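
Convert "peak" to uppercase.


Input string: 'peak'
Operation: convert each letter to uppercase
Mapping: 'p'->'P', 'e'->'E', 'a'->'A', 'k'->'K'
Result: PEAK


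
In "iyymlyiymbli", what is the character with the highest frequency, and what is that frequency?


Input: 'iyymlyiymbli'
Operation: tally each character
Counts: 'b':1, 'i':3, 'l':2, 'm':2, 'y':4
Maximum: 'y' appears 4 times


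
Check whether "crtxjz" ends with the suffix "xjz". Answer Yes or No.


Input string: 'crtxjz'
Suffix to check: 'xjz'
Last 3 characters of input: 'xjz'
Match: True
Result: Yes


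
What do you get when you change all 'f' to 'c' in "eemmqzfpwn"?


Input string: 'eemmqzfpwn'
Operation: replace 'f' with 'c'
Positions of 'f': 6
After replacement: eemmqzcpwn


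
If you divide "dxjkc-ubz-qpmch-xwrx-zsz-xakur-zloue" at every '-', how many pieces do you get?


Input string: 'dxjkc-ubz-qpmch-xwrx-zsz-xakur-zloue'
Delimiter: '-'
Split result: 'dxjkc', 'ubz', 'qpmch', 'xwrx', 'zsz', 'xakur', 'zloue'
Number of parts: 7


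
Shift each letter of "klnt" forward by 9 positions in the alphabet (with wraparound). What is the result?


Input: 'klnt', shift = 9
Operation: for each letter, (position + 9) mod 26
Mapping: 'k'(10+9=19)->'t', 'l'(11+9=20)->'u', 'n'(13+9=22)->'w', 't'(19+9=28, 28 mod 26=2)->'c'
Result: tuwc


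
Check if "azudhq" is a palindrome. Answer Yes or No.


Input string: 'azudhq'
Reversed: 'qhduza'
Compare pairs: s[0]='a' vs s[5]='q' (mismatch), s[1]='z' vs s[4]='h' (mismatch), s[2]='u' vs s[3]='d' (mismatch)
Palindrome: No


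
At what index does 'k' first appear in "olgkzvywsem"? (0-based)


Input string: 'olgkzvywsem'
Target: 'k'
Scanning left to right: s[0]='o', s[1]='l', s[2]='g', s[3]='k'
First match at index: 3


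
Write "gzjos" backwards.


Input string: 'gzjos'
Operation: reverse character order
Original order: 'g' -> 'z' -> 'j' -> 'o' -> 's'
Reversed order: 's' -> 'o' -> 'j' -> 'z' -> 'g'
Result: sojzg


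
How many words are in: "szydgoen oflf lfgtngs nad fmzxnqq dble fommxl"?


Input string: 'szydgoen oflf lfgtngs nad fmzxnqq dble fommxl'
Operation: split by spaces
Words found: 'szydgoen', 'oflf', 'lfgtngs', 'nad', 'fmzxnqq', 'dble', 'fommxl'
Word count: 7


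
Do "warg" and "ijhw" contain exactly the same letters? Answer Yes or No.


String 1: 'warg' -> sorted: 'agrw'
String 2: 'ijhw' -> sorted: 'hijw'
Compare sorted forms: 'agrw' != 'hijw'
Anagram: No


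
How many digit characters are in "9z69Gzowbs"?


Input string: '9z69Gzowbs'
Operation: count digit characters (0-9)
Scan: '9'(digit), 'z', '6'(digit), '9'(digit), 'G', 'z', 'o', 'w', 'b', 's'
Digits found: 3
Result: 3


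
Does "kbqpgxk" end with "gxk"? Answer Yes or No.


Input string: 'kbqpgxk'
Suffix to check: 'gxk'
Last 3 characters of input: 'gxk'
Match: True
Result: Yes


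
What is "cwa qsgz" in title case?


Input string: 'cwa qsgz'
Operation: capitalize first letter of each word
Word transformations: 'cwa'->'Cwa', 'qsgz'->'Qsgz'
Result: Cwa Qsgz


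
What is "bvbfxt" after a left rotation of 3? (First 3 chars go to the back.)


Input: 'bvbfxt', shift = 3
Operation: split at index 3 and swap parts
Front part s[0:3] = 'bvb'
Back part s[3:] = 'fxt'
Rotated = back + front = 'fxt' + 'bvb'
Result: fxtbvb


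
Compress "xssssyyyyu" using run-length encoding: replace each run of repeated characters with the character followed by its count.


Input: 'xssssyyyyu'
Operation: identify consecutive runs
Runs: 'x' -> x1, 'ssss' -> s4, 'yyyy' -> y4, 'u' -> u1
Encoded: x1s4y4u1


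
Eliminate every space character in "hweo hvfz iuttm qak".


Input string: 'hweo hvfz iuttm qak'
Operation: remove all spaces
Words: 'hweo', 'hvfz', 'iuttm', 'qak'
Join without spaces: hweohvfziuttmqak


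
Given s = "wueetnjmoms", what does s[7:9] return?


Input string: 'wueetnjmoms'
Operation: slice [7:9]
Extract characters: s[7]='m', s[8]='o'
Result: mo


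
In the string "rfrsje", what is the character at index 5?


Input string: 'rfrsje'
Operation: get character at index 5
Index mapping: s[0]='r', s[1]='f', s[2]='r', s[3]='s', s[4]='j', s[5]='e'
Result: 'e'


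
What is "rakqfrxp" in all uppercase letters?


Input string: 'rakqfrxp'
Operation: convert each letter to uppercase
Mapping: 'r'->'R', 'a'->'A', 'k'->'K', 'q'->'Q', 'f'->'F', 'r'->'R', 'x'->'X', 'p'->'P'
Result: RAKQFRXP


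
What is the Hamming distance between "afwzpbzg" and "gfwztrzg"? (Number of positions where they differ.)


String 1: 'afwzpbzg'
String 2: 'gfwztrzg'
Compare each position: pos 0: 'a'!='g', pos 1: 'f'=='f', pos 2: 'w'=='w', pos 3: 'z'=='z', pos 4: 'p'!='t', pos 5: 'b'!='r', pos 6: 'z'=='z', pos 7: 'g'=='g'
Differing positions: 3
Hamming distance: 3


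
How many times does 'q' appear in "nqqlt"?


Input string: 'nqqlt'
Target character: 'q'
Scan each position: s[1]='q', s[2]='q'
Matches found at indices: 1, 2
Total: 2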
----
▶ [YOUR INSTRUCTIONS]
Please copy the material above without changing a single word.

▶ [RESPONSE TO THIS EXERCISE]
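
Convert "peak" to uppercase.


Input string: 'peak'
Operation: convert each letter to uppercase
Mapping: 'p'->'P', 'e'->'E', 'a'->'A', 'k'->'K'
Result: PEAK


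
In "iyymlyiymbli", what is the character with the highest frequency, and what is that frequency?


Input: 'iyymlyiymbli'
Operation: tally each character
Counts: 'b':1, 'i':3, 'l':2, 'm':2, 'y':4
Maximum: 'y' appears 4 times


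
Check whether "crtxjz" ends with the suffix "xjz". Answer Yes or No.


Input string: 'crtxjz'
Suffix to check: 'xjz'
Last 3 characters of input: 'xjz'
Match: True
Result: Yes


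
What do you get when you change all 'f' to 'c' in "eemmqzfpwn"?


Input string: 'eemmqzfpwn'
Operation: replace 'f' with 'c'
Positions of 'f': 6
After replacement: eemmqzcpwn


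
If you divide "dxjkc-ubz-qpmch-xwrx-zsz-xakur-zloue" at every '-', how many pieces do you get?


Input string: 'dxjkc-ubz-qpmch-xwrx-zsz-xakur-zloue'
Delimiter: '-'
Split result: 'dxjkc', 'ubz', 'qpmch', 'xwrx', 'zsz', 'xakur', 'zloue'
Number of parts: 7


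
Shift each letter of "klnt" forward by 9 positions in the alphabet (with wraparound). What is the result?


Input: 'klnt', shift = 9
Operation: for each letter, (position + 9) mod 26
Mapping: 'k'(10+9=19)->'t', 'l'(11+9=20)->'u', 'n'(13+9=22)->'w', 't'(19+9=28, 28 mod 26=2)->'c'
Result: tuwc


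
Check if "azudhq" is a palindrome. Answer Yes or No.


Input string: 'azudhq'
Reversed: 'qhduza'
Compare pairs: s[0]='a' vs s[5]='q' (mismatch), s[1]='z' vs s[4]='h' (mismatch), s[2]='u' vs s[3]='d' (mismatch)
Palindrome: No


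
At what index does 'k' first appear in "olgkzvywsem"? (0-based)


Input string: 'olgkzvywsem'
Target: 'k'
Scanning left to right: s[0]='o', s[1]='l', s[2]='g', s[3]='k'
First match at index: 3


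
Write "gzjos" backwards.


Input string: 'gzjos'
Operation: reverse character order
Original order: 'g' -> 'z' -> 'j' -> 'o' -> 's'
Reversed order: 's' -> 'o' -> 'j' -> 'z' -> 'g'
Result: sojzg


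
How many words are in: "szydgoen oflf lfgtngs nad fmzxnqq dble fommxl"?


Input string: 'szydgoen oflf lfgtngs nad fmzxnqq dble fommxl'
Operation: split by spaces
Words found: 'szydgoen', 'oflf', 'lfgtngs', 'nad', 'fmzxnqq', 'dble', 'fommxl'
Word count: 7


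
Do "warg" and "ijhw" contain exactly the same letters? Answer Yes or No.


String 1: 'warg' -> sorted: 'agrw'
String 2: 'ijhw' -> sorted: 'hijw'
Compare sorted forms: 'agrw' != 'hijw'
Anagram: No


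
How many digit characters are in "9z69Gzowbs"?


Input string: '9z69Gzowbs'
Operation: count digit characters (0-9)
Scan: '9'(digit), 'z', '6'(digit), '9'(digit), 'G', 'z', 'o', 'w', 'b', 's'
Digits found: 3
Result: 3


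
Does "kbqpgxk" end with "gxk"? Answer Yes or No.


Input string: 'kbqpgxk'
Suffix to check: 'gxk'
Last 3 characters of input: 'gxk'
Match: True
Result: Yes


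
What is "cwa qsgz" in title case?


Input string: 'cwa qsgz'
Operation: capitalize first letter of each word
Word transformations: 'cwa'->'Cwa', 'qsgz'->'Qsgz'
Result: Cwa Qsgz


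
What is "bvbfxt" after a left rotation of 3? (First 3 chars go to the back.)


Input: 'bvbfxt', shift = 3
Operation: split at index 3 and swap parts
Front part s[0:3] = 'bvb'
Back part s[3:] = 'fxt'
Rotated = back + front = 'fxt' + 'bvb'
Result: fxtbvb


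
Compress "xssssyyyyu" using run-length encoding: replace each run of repeated characters with the character followed by its count.


Input: 'xssssyyyyu'
Operation: identify consecutive runs
Runs: 'x' -> x1, 'ssss' -> s4, 'yyyy' -> y4, 'u' -> u1
Encoded: x1s4y4u1


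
Eliminate every space character in "hweo hvfz iuttm qak".


Input string: 'hweo hvfz iuttm qak'
Operation: remove all spaces
Words: 'hweo', 'hvfz', 'iuttm', 'qak'
Join without spaces: hweohvfziuttmqak


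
Given s = "wueetnjmoms", what does s[7:9] return?


Input string: 'wueetnjmoms'
Operation: slice [7:9]
Extract characters: s[7]='m', s[8]='o'
Result: mo


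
In the string "rfrsje", what is the character at index 5?


Input string: 'rfrsje'
Operation: get character at index 5
Index mapping: s[0]='r', s[1]='f', s[2]='r', s[3]='s', s[4]='j', s[5]='e'
Result: 'e'


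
What is "rakqfrxp" in all uppercase letters?


Input string: 'rakqfrxp'
Operation: convert each letter to uppercase
Mapping: 'r'->'R', 'a'->'A', 'k'->'K', 'q'->'Q', 'f'->'F', 'r'->'R', 'x'->'X', 'p'->'P'
Result: RAKQFRXP


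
What is the Hamming distance between "afwzpbzg" and "gfwztrzg"? (Number of positions where they differ.)


String 1: 'afwzpbzg'
String 2: 'gfwztrzg'
Compare each position: pos 0: 'a'!='g', pos 1: 'f'=='f', pos 2: 'w'=='w', pos 3: 'z'=='z', pos 4: 'p'!='t', pos 5: 'b'!='r', pos 6: 'z'=='z', pos 7: 'g'=='g'
Differing positions: 3
Hamming distance: 3


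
How many times does 'q' appear in "nqqlt"?


Input string: 'nqqlt'
Target character: 'q'
Scan each position: s[1]='q', s[2]='q'
Matches found at indices: 1, 2
Total: 2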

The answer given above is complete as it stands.